### Problem requirements
Each entry that follows must be output without any deviation.

### Records supplied
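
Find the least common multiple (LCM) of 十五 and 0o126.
Convert 十五 (Chinese numeral) → 1×10 + 5 = 15 (decimal)
Convert 0o126 (octal) → 1×64 + 2×8 + 6 = 86 (decimal)
Compute lcm(15, 86) = 1290
1290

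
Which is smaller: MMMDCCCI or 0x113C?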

### Exercise output
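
Find the least common multiple (LCM) of 十五 and 0o126.
Convert 十五 (Chinese numeral) → 1×10 + 5 = 15 (decimal)
Convert 0o126 (octal) → 1×64 + 2×8 + 6 = 86 (decimal)
Compute lcm(15, 86) = 1290
1290

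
Which is smaller: MMMDCCCI or 0x113C?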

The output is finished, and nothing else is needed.